Problem:
Everything from the line containing "000011100010" through the last line of the records below should be printed exactly, please, and nothing else.

Data supplied:
══════

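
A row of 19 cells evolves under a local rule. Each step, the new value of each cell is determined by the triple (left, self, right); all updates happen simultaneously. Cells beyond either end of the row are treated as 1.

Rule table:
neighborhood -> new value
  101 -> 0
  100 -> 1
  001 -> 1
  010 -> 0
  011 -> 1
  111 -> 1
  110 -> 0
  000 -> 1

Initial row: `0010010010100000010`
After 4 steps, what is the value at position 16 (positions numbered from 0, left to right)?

step 1: 1101101100011111100
step 2: 1001001011111111011
step 3: 0110110011111110011
step 4: 0100101111111101111
position 16 holds 1

1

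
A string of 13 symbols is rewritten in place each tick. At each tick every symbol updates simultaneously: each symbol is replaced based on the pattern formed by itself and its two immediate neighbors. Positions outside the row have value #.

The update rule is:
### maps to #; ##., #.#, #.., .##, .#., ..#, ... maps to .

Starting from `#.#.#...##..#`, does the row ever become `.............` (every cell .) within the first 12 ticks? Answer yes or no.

yes

.............
all cells are . at tick 1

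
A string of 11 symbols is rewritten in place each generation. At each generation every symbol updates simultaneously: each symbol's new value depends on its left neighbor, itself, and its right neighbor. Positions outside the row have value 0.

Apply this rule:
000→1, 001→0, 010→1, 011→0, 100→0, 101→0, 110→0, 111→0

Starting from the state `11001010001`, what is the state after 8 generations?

11101010101

00001010101
11101010101
00001010101  (repeats generation 1; period 2)
generation 8: 11101010101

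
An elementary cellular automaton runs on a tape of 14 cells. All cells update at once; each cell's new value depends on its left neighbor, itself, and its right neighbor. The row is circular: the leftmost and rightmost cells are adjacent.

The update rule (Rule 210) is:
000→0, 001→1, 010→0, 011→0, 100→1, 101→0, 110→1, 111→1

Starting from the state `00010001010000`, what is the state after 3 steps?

step 1: 00101010001000
step 2: 01000001010100
step 3: 10100010000010

10100010000010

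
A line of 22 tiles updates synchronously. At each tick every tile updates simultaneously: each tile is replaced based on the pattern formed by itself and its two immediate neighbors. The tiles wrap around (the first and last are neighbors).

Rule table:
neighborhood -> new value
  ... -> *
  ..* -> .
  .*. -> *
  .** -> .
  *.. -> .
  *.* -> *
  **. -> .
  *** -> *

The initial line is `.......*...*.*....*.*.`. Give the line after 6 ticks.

...*.**.***..*.......*

******.*.*.***.**.***.
.****.*****.*.*..*.*.*
*.**.*.***.****..*****
.*..***.*.*.**....****
**...*.*****...**..**.
...*.**.***..*.......*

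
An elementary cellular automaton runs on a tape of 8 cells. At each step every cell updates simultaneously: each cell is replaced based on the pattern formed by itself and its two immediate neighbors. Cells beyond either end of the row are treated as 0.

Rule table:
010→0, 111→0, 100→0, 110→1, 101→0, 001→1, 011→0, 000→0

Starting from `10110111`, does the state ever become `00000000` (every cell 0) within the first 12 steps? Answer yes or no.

yes

00010001
00100010
01000100
10001000
00010000
00100000
01000000
10000000
00000000
all cells are 0 at step 9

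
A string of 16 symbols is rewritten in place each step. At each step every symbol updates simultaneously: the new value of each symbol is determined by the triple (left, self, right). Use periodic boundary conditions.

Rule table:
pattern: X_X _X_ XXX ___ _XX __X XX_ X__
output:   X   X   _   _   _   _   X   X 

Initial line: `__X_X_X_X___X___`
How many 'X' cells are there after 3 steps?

4

__XXXXXXXX__XX__
_________XX__XX_
__________XX__XX
count of X: 4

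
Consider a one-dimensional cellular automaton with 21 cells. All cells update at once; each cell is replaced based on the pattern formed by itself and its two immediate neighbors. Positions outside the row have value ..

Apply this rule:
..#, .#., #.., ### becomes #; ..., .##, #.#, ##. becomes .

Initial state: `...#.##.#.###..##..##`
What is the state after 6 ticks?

#..#..#..###.####..##

..##....#..#.##..##..
.#..#..#####...##..#.
#######.###.#.#..####
.#####...#..#.###.##.
#.###.#.#####..#....#
#..#..#..###.####..##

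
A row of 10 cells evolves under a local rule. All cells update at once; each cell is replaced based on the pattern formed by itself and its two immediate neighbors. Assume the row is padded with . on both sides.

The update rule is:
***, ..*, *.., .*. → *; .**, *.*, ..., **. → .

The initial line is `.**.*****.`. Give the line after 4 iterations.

*....***.*
**..*.*..*
..***.****
.*.*...**.

.*.*...**.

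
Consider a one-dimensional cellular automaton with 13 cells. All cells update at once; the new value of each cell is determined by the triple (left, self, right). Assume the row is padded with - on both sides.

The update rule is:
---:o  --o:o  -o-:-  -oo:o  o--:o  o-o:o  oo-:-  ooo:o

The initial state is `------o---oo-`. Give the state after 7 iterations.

-oooo-o-o-o-o

oooooo-oooo-o
ooooo-oooo-o-
oooo-oooo-o-o
ooo-oooo-o-o-
oo-oooo-o-o-o
o-oooo-o-o-o-
-oooo-o-o-o-o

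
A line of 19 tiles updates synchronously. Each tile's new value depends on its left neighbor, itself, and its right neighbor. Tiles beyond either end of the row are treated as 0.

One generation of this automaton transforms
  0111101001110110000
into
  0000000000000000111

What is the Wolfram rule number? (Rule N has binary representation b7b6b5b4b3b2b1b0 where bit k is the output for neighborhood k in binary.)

1

position 2: 111 → 0  (bit 7 = 0)
position 4: 110 → 0  (bit 6 = 0)
position 5: 101 → 0  (bit 5 = 0)
position 7: 100 → 0  (bit 4 = 0)
position 1: 011 → 0  (bit 3 = 0)
position 6: 010 → 0  (bit 2 = 0)
position 0: 001 → 0  (bit 1 = 0)
position 16: 000 → 1  (bit 0 = 1)
bits b7..b0 = 00000001 = 1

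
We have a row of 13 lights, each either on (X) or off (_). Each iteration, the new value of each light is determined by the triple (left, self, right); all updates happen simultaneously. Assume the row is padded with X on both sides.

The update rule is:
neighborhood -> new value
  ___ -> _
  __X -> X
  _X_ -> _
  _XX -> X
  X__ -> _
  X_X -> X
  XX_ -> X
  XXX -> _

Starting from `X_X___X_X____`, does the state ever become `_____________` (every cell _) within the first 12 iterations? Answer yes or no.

XX___X_X____X
_X__X_X____XX
X__X_X____XX_
X_X_X____XXXX
XX_X____XX___
_XX____XXX__X
XXX___XX_X_XX
__X__XXXX_XX_
_X__XX__XXXXX
X__XXX_XX____
X_XX_XXXX___X
XXXXXX__X__XX
iteration 12 is XXXXXX__X__XX, still not uniform _

no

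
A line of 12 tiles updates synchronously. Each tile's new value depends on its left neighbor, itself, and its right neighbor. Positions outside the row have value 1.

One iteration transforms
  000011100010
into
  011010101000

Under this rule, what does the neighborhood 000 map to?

At position 1 the neighborhood is 000; the next row has 1 there.

1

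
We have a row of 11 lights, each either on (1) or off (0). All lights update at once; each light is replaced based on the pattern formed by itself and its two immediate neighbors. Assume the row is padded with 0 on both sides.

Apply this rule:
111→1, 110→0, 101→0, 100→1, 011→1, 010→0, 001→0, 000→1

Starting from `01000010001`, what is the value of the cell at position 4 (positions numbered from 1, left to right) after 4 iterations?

1

00111001100
10110101011
00100000010
10011111001
position 4 holds 1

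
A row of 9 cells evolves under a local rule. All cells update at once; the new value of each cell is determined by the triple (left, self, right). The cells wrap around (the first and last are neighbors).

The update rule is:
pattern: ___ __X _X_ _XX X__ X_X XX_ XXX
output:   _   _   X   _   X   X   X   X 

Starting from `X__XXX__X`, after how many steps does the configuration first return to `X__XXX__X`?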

══════

Task solution:
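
  000011100010
into
  011010101000

Under this rule, what does the neighborhood 000 map to?

At position 1 the neighborhood is 000; the next row has 1 there.

1

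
We have a row of 11 lights, each either on (1) or off (0). All lights update at once; each light is replaced based on the pattern formed by itself and its two immediate neighbors. Assume the row is padded with 0 on both sides.

Apply this rule:
111→1, 110→0, 101→0, 100→1, 011→1, 010→0, 001→0, 000→1

Starting from `01000010001`, what is the value of the cell at position 4 (positions numbered from 1, left to right) after 4 iterations?

1

00111001100
10110101011
00100000010
10011111001
position 4 holds 1

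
A row of 9 cells evolves under a local rule. All cells update at once; the new value of each cell is determined by the triple (left, self, right). The cells wrap around (the first and last are neighbors).

The update rule is:
pattern: ___ __X _X_ _XX X__ X_X XX_ XXX
output:   _   _   X   _   X   X   X   X 

Starting from `X__XXX__X`, after how many steps does the configuration first return to `X__XXX__X`?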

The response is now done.